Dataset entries
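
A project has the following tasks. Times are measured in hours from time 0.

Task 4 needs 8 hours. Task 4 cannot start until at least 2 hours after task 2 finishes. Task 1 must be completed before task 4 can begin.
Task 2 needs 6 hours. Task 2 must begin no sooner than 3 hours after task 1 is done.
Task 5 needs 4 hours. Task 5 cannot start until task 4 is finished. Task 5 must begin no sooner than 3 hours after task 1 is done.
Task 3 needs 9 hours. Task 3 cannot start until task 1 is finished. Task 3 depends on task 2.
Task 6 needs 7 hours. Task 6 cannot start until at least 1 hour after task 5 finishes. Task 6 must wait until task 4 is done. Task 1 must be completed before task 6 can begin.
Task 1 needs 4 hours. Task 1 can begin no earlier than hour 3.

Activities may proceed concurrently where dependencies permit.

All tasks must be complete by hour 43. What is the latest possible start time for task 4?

Task 6 has no dependents, so it just needs to finish by hour 43. Starting by 43 − 7 = hour 36 achieves that.
Since task 6 (must start by hour 36, minus 1-hour gap → hour 35) depends on it, task 5 must finish by hour 35. Backing off its 4-hour duration gives a latest start of hour 31.
Task 4 feeds task 5 (must start by hour 31); task 6 (must start by hour 36). Taking the minimum, task 4 must finish by hour 31 and start by 31 − 8 = hour 23.

23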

• _Task goal_:
The data is to be given again in full, with every line exact.

• _Result of this task_:
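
A project has the following tasks. Times are measured in hours from time 0.

Task 4 needs 8 hours. Task 4 cannot start until at least 2 hours after task 2 finishes. Task 1 must be completed before task 4 can begin.
Task 2 needs 6 hours. Task 2 must begin no sooner than 3 hours after task 1 is done.
Task 5 needs 4 hours. Task 5 cannot start until task 4 is finished. Task 5 must begin no sooner than 3 hours after task 1 is done.
Task 3 needs 9 hours. Task 3 cannot start until task 1 is finished. Task 3 depends on task 2.
Task 6 needs 7 hours. Task 6 cannot start until at least 1 hour after task 5 finishes. Task 6 must wait until task 4 is done. Task 1 must be completed before task 6 can begin.
Task 1 needs 4 hours. Task 1 can begin no earlier than hour 3.

Activities may proceed concurrently where dependencies permit.

All tasks must be complete by hour 43. What is the latest possible start time for task 4?

Task 6 has no dependents, so it just needs to finish by hour 43. Starting by 43 − 7 = hour 36 achieves that.
Since task 6 (must start by hour 36, minus 1-hour gap → hour 35) depends on it, task 5 must finish by hour 35. Backing off its 4-hour duration gives a latest start of hour 31.
Task 4 feeds task 5 (must start by hour 31); task 6 (must start by hour 36). Taking the minimum, task 4 must finish by hour 31 and start by 31 − 8 = hour 23.

23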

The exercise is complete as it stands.